§ **EXERCISE AIM**
The entries below contain a stretch that opens with the line containing "step 3: v=1.5, ω=0.0, dt=0.5" and closes with the line containing "step 5: v=-0.75, ω=0.25, dt=1.0"; set down that stretch exactly, both ends included, and nothing else.

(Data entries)
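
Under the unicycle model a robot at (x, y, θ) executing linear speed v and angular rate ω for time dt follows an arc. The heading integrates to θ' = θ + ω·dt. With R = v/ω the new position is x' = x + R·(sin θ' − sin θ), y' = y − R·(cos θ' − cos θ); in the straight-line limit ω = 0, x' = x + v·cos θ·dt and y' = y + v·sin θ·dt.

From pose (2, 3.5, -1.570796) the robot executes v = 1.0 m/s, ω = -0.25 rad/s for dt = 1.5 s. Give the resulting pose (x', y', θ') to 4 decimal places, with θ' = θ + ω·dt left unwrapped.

(1.7220, 2.0349, -1.9458)

θ' = -1.5708 + -0.25·1.5 = -1.9458
R = v/ω = 1.0/-0.25 = -4.0000
x' = 2 + -4.0000·(sin -1.9458 − sin -1.5708) = 1.7220
y' = 3.5 − -4.0000·(cos -1.9458 − cos -1.5708) = 2.0349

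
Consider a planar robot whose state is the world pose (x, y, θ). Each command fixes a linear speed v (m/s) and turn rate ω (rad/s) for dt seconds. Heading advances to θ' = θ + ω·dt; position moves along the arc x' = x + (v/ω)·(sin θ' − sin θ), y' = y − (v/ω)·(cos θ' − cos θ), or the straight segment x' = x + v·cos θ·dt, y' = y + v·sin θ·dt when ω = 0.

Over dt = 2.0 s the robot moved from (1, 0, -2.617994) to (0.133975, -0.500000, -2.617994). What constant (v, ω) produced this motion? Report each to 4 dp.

Δθ = -2.617994 − -2.617994 = 0.000000
ω = Δθ/dt = 0.000000/2.0 = 0.0000
ω = 0 → v = (Δx·cos θ + Δy·sin θ)/dt = 0.5000

v = 0.5000, ω = 0.0000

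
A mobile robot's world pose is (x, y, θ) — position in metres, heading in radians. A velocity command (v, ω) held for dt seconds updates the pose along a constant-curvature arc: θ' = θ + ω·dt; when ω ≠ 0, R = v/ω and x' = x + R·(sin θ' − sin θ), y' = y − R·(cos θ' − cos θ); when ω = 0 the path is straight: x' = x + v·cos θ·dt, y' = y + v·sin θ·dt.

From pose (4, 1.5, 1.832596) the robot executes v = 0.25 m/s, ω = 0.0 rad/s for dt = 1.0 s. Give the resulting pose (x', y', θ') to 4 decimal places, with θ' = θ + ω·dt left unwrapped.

θ' = 1.8326 + 0.0·1.0 = 1.8326
ω = 0 → straight: x' = 4 + 0.25·cos(1.8326)·1.0 = 3.9353
y' = 1.5 + 0.25·sin(1.8326)·1.0 = 1.7415

(3.9353, 1.7415, 1.8326)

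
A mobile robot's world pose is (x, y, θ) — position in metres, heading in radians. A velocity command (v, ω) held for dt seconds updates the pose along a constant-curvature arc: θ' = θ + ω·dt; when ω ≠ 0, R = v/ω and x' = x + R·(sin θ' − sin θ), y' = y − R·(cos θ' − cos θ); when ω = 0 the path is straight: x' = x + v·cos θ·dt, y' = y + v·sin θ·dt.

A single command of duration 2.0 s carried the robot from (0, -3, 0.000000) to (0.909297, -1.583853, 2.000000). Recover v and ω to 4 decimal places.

v = 1.0000, ω = 1.0000

Δθ = 2.000000 − 0.000000 = 2.000000
ω = Δθ/dt = 2.000000/2.0 = 1.0000
R = −Δy/(cos θ' − cos θ) = 1.0000
v = R·ω = 1.0000·1.0000 = 1.0000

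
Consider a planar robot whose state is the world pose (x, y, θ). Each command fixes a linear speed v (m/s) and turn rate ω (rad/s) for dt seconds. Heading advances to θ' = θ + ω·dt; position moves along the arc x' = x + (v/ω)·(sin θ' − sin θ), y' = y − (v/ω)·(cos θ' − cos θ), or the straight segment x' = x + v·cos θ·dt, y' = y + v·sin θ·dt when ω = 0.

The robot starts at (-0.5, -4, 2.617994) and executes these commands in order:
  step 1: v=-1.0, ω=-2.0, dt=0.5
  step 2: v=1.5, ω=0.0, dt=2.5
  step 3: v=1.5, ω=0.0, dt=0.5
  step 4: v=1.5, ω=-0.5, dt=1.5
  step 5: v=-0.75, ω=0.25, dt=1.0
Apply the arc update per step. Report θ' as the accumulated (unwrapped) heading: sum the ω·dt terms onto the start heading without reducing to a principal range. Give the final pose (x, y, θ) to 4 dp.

step 1: θ'=1.6180 (R=0.5000) → pose (-0.2506, -4.4094, 1.6180)
step 2: θ'=1.6180 (straight) → pose (-0.4275, -0.6636, 1.6180)
step 3: θ'=1.6180 (straight) → pose (-0.4629, 0.0856, 1.6180)
step 4: θ'=0.8680 (R=-3.0000) → pose (0.2447, 2.1662, 0.8680)
step 5: θ'=1.1180 (R=-3.0000) → pose (-0.1639, 1.5396, 1.1180)

(-0.1639, 1.5396, 1.1180)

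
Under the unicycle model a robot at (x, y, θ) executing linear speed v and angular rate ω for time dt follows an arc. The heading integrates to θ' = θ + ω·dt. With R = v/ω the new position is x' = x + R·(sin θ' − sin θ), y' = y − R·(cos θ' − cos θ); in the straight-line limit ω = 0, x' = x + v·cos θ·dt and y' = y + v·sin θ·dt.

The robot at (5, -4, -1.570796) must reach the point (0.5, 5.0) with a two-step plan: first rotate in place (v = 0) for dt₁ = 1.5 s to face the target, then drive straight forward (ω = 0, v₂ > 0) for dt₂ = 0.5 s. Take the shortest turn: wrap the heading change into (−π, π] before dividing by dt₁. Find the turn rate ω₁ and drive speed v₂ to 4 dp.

heading to target = atan2(5−-4, 0.5−5) = 2.0344
Δθ = wrap(2.0344 − -1.5708) = -2.6779; ω₁ = Δθ/dt₁ = -1.7853
distance = √((0.5−5)² + (5−-4)²) = 10.0623; v₂ = distance/dt₂ = 20.1246

ω₁ = -1.7853, v₂ = 20.1246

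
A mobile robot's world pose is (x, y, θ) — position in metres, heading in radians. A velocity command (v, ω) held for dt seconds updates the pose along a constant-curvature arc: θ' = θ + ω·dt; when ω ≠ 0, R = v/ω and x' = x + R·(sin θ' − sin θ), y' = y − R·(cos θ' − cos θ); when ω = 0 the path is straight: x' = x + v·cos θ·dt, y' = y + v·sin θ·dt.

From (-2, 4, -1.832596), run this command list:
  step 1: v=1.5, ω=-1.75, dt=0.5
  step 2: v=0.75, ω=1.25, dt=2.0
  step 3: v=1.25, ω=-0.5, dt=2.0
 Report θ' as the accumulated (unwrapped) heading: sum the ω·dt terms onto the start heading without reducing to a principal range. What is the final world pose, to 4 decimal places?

(-0.5172, 0.7545, -1.2076)

step 1: θ'=-2.7076 (R=-0.8571) → pose (-2.4675, 3.4442, -2.7076)
step 2: θ'=-0.2076 (R=0.6000) → pose (-2.3389, 2.3127, -0.2076)
step 3: θ'=-1.2076 (R=-2.5000) → pose (-0.5172, 0.7545, -1.2076)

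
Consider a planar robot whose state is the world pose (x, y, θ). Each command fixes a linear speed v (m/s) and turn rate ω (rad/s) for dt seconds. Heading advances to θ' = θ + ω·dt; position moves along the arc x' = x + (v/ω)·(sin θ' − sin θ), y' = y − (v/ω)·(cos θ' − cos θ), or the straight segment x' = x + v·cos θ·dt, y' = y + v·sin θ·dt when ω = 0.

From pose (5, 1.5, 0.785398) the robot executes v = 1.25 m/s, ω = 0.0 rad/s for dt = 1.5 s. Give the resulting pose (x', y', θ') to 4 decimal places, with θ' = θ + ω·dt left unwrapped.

(6.3258, 2.8258, 0.7854)

θ' = 0.7854 + 0.0·1.5 = 0.7854
ω = 0 → straight: x' = 5 + 1.25·cos(0.7854)·1.5 = 6.3258
y' = 1.5 + 1.25·sin(0.7854)·1.5 = 2.8258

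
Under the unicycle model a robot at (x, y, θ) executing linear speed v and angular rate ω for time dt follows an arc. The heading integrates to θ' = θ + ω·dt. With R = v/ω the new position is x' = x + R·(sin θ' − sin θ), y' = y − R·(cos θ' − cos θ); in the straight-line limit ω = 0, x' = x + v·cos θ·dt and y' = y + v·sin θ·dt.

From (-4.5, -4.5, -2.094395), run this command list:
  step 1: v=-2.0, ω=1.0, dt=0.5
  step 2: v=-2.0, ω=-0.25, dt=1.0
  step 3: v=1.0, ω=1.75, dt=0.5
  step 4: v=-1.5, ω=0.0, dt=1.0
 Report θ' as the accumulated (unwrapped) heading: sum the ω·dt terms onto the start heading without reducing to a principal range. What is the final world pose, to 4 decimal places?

step 1: θ'=-1.5944 (R=-2.0000) → pose (-4.2326, -3.5472, -1.5944)
step 2: θ'=-1.8444 (R=8.0000) → pose (-3.9373, -1.5744, -1.8444)
step 3: θ'=-0.9694 (R=0.5714) → pose (-3.8583, -2.0521, -0.9694)
step 4: θ'=-0.9694 (straight) → pose (-4.7070, -0.8153, -0.9694)

(-4.7070, -0.8153, -0.9694)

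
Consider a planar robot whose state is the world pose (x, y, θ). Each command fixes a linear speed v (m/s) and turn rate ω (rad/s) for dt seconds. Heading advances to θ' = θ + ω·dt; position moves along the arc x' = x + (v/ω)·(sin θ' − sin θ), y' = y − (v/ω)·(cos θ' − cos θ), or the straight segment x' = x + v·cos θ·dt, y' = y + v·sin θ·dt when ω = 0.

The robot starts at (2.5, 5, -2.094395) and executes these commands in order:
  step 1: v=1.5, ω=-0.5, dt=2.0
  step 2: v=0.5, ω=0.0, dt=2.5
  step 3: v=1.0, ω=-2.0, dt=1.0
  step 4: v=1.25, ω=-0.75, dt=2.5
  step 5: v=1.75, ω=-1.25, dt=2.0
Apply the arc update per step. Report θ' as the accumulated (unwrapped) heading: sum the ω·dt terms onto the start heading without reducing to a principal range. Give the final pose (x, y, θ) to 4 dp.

step 1: θ'=-3.0944 (R=-3.0000) → pose (0.0435, 3.5033, -3.0944)
step 2: θ'=-3.0944 (straight) → pose (-1.2051, 3.4444, -3.0944)
step 3: θ'=-5.0944 (R=-0.5000) → pose (-1.6927, 4.1302, -5.0944)
step 4: θ'=-6.9694 (R=-1.6667) → pose (0.9099, 4.7983, -6.9694)
step 5: θ'=-9.4694 (R=-1.4000) → pose (-0.0396, 2.3166, -9.4694)

(-0.0396, 2.3166, -9.4694)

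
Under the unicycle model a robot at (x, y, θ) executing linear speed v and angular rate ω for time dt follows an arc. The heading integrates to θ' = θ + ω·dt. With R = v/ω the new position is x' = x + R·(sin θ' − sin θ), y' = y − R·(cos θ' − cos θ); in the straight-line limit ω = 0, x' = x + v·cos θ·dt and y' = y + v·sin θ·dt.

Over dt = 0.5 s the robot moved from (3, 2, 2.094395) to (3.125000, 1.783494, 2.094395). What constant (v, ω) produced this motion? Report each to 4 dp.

v = -0.5000, ω = 0.0000

Δθ = 2.094395 − 2.094395 = 0.000000
ω = Δθ/dt = 0.000000/0.5 = 0.0000
ω = 0 → v = (Δx·cos θ + Δy·sin θ)/dt = -0.5000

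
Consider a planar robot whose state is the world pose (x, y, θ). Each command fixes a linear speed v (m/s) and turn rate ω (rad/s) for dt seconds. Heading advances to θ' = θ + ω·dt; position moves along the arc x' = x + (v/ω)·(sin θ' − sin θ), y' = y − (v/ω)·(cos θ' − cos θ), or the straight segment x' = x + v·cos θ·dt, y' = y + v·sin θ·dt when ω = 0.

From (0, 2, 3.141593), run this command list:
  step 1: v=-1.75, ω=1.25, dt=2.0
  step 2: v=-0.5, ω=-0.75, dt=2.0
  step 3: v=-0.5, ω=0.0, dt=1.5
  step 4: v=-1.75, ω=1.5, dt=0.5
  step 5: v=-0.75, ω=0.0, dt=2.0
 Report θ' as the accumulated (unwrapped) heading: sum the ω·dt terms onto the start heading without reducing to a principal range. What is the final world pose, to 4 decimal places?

(0.9800, 8.3613, 4.8916)

step 1: θ'=5.6416 (R=-1.4000) → pose (0.8379, 4.5216, 5.6416)
step 2: θ'=4.1416 (R=0.6667) → pose (0.6759, 5.4159, 4.1416)
step 3: θ'=4.1416 (straight) → pose (1.0811, 6.0470, 4.1416)
step 4: θ'=4.8916 (R=-1.1667) → pose (1.2474, 6.8853, 4.8916)
step 5: θ'=4.8916 (straight) → pose (0.9800, 8.3613, 4.8916)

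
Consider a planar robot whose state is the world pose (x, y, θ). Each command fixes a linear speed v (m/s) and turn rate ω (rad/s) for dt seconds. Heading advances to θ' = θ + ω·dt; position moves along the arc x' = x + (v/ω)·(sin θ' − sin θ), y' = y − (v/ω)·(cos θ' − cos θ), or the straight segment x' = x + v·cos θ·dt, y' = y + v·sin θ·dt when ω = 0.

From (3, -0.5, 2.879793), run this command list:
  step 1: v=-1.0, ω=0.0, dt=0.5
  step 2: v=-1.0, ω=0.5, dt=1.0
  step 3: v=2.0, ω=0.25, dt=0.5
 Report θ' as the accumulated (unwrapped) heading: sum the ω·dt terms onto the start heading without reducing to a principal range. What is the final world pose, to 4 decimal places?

step 1: θ'=2.8798 (straight) → pose (3.4830, -0.6294, 2.8798)
step 2: θ'=3.3798 (R=-2.0000) → pose (4.4725, -0.6411, 3.3798)
step 3: θ'=3.5048 (R=8.0000) → pose (3.5180, -0.9371, 3.5048)

(3.5180, -0.9371, 3.5048)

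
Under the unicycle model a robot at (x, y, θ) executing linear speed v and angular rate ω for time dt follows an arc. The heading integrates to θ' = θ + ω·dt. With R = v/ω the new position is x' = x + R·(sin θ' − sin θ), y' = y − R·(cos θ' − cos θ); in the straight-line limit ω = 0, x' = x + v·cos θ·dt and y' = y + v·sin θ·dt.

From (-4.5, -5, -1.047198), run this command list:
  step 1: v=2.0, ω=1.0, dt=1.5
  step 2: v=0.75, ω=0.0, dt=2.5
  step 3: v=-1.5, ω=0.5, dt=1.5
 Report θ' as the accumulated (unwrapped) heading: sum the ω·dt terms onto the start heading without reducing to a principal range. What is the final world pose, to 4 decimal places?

step 1: θ'=0.4528 (R=2.0000) → pose (-1.8930, -5.7985, 0.4528)
step 2: θ'=0.4528 (straight) → pose (-0.2069, -4.9782, 0.4528)
step 3: θ'=1.2028 (R=-3.0000) → pose (-1.6936, -6.5966, 1.2028)

(-1.6936, -6.5966, 1.2028)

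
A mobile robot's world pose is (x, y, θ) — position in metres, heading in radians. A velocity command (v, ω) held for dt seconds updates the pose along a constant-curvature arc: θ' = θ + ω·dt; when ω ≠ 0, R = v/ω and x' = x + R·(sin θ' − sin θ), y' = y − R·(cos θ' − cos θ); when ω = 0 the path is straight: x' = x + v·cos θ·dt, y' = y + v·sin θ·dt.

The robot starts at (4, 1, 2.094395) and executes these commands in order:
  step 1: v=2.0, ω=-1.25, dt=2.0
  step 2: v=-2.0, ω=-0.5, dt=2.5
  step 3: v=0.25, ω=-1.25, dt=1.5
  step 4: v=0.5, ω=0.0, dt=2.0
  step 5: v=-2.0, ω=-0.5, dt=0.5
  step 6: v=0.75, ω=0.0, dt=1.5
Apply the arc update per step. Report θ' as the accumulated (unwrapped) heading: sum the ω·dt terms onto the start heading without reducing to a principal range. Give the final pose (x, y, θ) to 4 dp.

step 1: θ'=-0.4056 (R=-1.6000) → pose (6.0170, 3.2702, -0.4056)
step 2: θ'=-1.6556 (R=4.0000) → pose (3.6096, 7.2845, -1.6556)
step 3: θ'=-3.5306 (R=-0.2000) → pose (3.3345, 7.1164, -3.5306)
step 4: θ'=-3.5306 (straight) → pose (2.4092, 7.4956, -3.5306)
step 5: θ'=-3.7806 (R=4.0000) → pose (3.2777, 7.0052, -3.7806)
step 6: θ'=-3.7806 (straight) → pose (2.3747, 7.6762, -3.7806)

(2.3747, 7.6762, -3.7806)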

§ **RESPONSE AREA**
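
  step 3: v=1.5, ω=0.0, dt=0.5
  step 4: v=1.5, ω=-0.5, dt=1.5
  step 5: v=-0.75, ω=0.25, dt=1.0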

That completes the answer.